__DESCRIPTION OF THE TASK__: Please copy out the records that follow exactly as they stand.

===== RECORDED DATA

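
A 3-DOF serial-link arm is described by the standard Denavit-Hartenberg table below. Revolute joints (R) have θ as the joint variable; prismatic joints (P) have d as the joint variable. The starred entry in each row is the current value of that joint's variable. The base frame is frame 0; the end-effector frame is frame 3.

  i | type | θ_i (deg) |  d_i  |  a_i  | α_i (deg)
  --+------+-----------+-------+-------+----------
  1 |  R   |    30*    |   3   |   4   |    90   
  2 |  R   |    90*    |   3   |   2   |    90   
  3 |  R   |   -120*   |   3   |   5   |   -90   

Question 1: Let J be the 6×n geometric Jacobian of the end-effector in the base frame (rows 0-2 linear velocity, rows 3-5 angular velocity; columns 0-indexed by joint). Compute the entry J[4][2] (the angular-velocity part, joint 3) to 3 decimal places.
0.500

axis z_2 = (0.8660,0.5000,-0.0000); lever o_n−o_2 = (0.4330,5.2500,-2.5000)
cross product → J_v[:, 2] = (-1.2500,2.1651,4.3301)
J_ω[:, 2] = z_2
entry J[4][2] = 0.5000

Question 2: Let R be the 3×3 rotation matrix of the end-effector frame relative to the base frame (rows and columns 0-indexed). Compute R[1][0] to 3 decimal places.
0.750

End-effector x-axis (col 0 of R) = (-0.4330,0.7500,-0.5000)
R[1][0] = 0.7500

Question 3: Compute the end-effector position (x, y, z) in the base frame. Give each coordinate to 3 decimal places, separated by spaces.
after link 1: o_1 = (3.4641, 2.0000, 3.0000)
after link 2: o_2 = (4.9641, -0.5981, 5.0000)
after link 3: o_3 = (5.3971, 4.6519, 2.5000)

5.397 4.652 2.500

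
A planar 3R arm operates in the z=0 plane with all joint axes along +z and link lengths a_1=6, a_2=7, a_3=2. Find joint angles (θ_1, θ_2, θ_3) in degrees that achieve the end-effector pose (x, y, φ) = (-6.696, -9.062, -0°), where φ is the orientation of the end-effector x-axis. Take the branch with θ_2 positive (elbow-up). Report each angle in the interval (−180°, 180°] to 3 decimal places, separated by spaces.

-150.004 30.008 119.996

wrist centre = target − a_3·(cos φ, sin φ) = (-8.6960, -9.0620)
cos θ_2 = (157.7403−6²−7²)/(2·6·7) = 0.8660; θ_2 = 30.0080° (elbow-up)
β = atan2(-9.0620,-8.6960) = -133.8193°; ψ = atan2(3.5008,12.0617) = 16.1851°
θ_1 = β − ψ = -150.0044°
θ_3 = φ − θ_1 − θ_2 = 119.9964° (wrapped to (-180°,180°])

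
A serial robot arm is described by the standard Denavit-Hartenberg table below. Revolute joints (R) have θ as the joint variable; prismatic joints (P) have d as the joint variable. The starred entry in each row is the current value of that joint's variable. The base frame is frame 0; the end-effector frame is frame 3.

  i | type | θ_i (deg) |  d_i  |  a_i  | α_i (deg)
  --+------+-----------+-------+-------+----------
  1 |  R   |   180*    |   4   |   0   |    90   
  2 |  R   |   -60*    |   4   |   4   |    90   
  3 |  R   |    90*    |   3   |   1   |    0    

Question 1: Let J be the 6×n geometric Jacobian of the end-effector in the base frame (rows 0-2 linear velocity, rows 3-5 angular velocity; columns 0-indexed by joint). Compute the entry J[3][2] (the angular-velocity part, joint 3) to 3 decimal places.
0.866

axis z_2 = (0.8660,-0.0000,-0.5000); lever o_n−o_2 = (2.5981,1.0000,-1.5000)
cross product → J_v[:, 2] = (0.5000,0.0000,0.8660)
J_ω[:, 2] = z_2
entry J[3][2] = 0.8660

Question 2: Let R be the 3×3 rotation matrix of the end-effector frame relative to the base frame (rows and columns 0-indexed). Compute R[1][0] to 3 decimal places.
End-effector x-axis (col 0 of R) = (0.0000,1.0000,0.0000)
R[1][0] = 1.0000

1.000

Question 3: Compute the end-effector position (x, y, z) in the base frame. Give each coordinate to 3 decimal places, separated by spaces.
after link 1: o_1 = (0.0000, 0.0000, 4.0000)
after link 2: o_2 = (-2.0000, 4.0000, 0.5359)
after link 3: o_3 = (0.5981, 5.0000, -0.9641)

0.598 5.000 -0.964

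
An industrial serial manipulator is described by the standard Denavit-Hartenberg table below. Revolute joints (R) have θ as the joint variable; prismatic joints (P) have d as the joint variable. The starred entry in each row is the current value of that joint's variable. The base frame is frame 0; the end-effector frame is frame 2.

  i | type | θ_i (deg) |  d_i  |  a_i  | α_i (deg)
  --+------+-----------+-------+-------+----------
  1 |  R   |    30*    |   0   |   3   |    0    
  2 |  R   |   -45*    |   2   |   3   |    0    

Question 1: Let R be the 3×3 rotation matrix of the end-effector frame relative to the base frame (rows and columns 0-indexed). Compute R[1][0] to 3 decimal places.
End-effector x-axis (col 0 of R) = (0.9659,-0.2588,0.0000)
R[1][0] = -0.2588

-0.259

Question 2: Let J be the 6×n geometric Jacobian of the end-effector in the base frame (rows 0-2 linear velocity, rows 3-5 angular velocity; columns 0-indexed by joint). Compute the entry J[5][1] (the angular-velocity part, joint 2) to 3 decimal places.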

==========

__ANSWER BOX__:
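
A 3-DOF serial-link arm is described by the standard Denavit-Hartenberg table below. Revolute joints (R) have θ as the joint variable; prismatic joints (P) have d as the joint variable. The starred entry in each row is the current value of that joint's variable. The base frame is frame 0; the end-effector frame is frame 3.

  i | type | θ_i (deg) |  d_i  |  a_i  | α_i (deg)
  --+------+-----------+-------+-------+----------
  1 |  R   |    30*    |   3   |   4   |    90   
  2 |  R   |    90*    |   3   |   2   |    90   
  3 |  R   |   -120*   |   3   |   5   |   -90   

Question 1: Let J be the 6×n geometric Jacobian of the end-effector in the base frame (rows 0-2 linear velocity, rows 3-5 angular velocity; columns 0-indexed by joint). Compute the entry J[4][2] (the angular-velocity part, joint 3) to 3 decimal places.
0.500

axis z_2 = (0.8660,0.5000,-0.0000); lever o_n−o_2 = (0.4330,5.2500,-2.5000)
cross product → J_v[:, 2] = (-1.2500,2.1651,4.3301)
J_ω[:, 2] = z_2
entry J[4][2] = 0.5000

Question 2: Let R be the 3×3 rotation matrix of the end-effector frame relative to the base frame (rows and columns 0-indexed). Compute R[1][0] to 3 decimal places.
0.750

End-effector x-axis (col 0 of R) = (-0.4330,0.7500,-0.5000)
R[1][0] = 0.7500

Question 3: Compute the end-effector position (x, y, z) in the base frame. Give each coordinate to 3 decimal places, separated by spaces.
after link 1: o_1 = (3.4641, 2.0000, 3.0000)
after link 2: o_2 = (4.9641, -0.5981, 5.0000)
after link 3: o_3 = (5.3971, 4.6519, 2.5000)

5.397 4.652 2.500

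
A planar 3R arm operates in the z=0 plane with all joint axes along +z and link lengths a_1=6, a_2=7, a_3=2. Find joint angles (θ_1, θ_2, θ_3) in degrees that achieve the end-effector pose (x, y, φ) = (-6.696, -9.062, -0°), where φ is the orientation of the end-effector x-axis. Take the branch with θ_2 positive (elbow-up). Report each angle in the interval (−180°, 180°] to 3 decimal places, separated by spaces.

-150.004 30.008 119.996

wrist centre = target − a_3·(cos φ, sin φ) = (-8.6960, -9.0620)
cos θ_2 = (157.7403−6²−7²)/(2·6·7) = 0.8660; θ_2 = 30.0080° (elbow-up)
β = atan2(-9.0620,-8.6960) = -133.8193°; ψ = atan2(3.5008,12.0617) = 16.1851°
θ_1 = β − ψ = -150.0044°
θ_3 = φ − θ_1 − θ_2 = 119.9964° (wrapped to (-180°,180°])

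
A serial robot arm is described by the standard Denavit-Hartenberg table below. Revolute joints (R) have θ as the joint variable; prismatic joints (P) have d as the joint variable. The starred entry in each row is the current value of that joint's variable. The base frame is frame 0; the end-effector frame is frame 3.

  i | type | θ_i (deg) |  d_i  |  a_i  | α_i (deg)
  --+------+-----------+-------+-------+----------
  1 |  R   |   180*    |   4   |   0   |    90   
  2 |  R   |   -60*    |   4   |   4   |    90   
  3 |  R   |    90*    |   3   |   1   |    0    

Question 1: Let J be the 6×n geometric Jacobian of the end-effector in the base frame (rows 0-2 linear velocity, rows 3-5 angular velocity; columns 0-indexed by joint). Compute the entry J[3][2] (the angular-velocity part, joint 3) to 3 decimal places.
0.866

axis z_2 = (0.8660,-0.0000,-0.5000); lever o_n−o_2 = (2.5981,1.0000,-1.5000)
cross product → J_v[:, 2] = (0.5000,0.0000,0.8660)
J_ω[:, 2] = z_2
entry J[3][2] = 0.8660

Question 2: Let R be the 3×3 rotation matrix of the end-effector frame relative to the base frame (rows and columns 0-indexed). Compute R[1][0] to 3 decimal places.
End-effector x-axis (col 0 of R) = (0.0000,1.0000,0.0000)
R[1][0] = 1.0000

1.000

Question 3: Compute the end-effector position (x, y, z) in the base frame. Give each coordinate to 3 decimal places, separated by spaces.
after link 1: o_1 = (0.0000, 0.0000, 4.0000)
after link 2: o_2 = (-2.0000, 4.0000, 0.5359)
after link 3: o_3 = (0.5981, 5.0000, -0.9641)

0.598 5.000 -0.964

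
An industrial serial manipulator is described by the standard Denavit-Hartenberg table below. Revolute joints (R) have θ as the joint variable; prismatic joints (P) have d as the joint variable. The starred entry in each row is the current value of that joint's variable. The base frame is frame 0; the end-effector frame is frame 2.

  i | type | θ_i (deg) |  d_i  |  a_i  | α_i (deg)
  --+------+-----------+-------+-------+----------
  1 |  R   |    30*    |   0   |   3   |    0    
  2 |  R   |   -45*    |   2   |   3   |    0    

Question 1: Let R be the 3×3 rotation matrix of the end-effector frame relative to the base frame (rows and columns 0-indexed). Compute R[1][0] to 3 decimal places.
End-effector x-axis (col 0 of R) = (0.9659,-0.2588,0.0000)
R[1][0] = -0.2588

-0.259

Question 2: Let J be the 6×n geometric Jacobian of the end-effector in the base frame (rows 0-2 linear velocity, rows 3-5 angular velocity; columns 0-indexed by joint). Compute the entry J[5][1] (the angular-velocity part, joint 2) to 3 decimal places.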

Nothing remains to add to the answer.